Directions:
Give the lines below again exactly, starting with the line that holds "A stratified random" and going on through the line that holds "2227 | 108.9 |".

Saved data entries
++++++++++++++++++++

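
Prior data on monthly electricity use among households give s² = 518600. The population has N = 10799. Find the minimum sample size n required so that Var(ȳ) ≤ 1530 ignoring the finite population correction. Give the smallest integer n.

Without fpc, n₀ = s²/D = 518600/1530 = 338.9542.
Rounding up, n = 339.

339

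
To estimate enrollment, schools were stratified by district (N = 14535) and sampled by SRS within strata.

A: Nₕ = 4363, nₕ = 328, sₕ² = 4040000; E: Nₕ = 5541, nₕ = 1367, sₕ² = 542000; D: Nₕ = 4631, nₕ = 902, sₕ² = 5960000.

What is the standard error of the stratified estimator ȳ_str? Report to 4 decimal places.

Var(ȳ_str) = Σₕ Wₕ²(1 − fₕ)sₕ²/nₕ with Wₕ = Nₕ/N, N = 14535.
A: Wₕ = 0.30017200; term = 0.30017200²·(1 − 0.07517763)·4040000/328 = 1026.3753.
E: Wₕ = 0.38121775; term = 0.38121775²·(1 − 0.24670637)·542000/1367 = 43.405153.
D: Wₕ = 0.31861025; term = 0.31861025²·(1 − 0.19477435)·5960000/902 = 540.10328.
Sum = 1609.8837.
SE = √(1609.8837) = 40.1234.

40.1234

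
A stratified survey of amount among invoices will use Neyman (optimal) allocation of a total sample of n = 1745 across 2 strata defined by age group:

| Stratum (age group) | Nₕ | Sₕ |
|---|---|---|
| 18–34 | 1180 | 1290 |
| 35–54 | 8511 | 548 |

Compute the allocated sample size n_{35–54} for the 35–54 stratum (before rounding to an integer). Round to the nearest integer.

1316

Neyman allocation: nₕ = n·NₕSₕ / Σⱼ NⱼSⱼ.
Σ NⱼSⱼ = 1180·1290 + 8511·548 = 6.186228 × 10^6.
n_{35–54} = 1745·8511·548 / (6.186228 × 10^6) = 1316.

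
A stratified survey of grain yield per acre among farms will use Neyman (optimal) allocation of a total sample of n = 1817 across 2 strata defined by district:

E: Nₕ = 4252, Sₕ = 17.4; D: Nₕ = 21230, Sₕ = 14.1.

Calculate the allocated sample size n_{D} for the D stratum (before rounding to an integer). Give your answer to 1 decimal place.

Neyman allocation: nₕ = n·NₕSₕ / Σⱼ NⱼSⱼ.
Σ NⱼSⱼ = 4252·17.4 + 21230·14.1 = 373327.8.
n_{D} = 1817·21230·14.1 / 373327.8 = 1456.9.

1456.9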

++++++++++++++++++++

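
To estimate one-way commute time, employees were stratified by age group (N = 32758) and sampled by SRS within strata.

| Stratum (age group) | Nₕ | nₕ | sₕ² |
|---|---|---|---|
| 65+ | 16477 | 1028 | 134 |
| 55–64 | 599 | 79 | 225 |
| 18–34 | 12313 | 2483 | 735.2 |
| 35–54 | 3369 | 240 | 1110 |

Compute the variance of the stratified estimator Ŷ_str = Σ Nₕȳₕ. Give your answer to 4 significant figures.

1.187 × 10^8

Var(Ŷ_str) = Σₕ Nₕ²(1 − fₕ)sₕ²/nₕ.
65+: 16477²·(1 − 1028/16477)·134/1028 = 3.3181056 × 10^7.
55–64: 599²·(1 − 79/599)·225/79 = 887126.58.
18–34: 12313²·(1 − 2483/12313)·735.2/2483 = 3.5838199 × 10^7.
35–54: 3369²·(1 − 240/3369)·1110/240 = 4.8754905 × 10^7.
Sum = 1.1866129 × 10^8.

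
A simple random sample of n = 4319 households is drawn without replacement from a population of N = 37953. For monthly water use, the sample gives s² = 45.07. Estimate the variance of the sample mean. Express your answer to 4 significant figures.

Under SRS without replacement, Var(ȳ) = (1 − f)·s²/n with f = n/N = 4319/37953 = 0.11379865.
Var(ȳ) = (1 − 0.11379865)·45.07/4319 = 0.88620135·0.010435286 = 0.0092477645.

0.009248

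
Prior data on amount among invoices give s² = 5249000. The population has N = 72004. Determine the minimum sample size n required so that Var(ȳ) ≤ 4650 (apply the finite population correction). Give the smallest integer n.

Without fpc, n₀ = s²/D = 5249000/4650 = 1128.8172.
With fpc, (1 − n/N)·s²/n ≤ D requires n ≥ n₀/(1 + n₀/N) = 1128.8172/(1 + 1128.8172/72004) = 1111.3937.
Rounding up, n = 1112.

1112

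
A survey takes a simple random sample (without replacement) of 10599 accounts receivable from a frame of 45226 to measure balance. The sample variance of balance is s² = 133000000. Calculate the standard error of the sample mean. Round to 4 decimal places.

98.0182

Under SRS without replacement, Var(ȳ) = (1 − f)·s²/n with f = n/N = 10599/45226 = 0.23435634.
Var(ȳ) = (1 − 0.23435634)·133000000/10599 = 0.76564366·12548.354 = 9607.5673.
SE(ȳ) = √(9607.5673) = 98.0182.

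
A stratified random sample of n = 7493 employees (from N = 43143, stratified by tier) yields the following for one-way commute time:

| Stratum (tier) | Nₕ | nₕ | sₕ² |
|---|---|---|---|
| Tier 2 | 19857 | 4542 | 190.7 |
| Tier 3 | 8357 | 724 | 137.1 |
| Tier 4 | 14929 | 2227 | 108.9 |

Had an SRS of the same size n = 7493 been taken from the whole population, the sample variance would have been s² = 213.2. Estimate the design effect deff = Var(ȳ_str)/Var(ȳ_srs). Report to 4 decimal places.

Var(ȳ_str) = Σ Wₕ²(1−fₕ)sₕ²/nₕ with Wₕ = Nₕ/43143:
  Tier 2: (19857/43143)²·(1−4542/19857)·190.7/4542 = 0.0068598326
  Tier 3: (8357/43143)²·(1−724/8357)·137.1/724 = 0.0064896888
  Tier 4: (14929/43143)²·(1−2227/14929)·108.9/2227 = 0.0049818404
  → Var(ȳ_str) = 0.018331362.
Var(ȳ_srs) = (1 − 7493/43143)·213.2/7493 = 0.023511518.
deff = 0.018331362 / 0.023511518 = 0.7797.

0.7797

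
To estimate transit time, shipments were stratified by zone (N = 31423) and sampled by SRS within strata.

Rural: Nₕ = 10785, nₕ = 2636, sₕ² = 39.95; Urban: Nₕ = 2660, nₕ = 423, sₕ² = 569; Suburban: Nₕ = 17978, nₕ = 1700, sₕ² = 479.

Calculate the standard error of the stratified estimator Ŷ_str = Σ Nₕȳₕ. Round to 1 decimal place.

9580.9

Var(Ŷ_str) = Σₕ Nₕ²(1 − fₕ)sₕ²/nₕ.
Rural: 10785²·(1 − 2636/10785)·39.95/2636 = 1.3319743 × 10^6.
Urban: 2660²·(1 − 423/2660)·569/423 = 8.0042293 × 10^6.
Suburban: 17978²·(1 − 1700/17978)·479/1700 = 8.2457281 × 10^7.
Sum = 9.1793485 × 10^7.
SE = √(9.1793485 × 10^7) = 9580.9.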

++++++++++++++++++++

Exercise response:
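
A stratified random sample of n = 7493 employees (from N = 43143, stratified by tier) yields the following for one-way commute time:

| Stratum (tier) | Nₕ | nₕ | sₕ² |
|---|---|---|---|
| Tier 2 | 19857 | 4542 | 190.7 |
| Tier 3 | 8357 | 724 | 137.1 |
| Tier 4 | 14929 | 2227 | 108.9 |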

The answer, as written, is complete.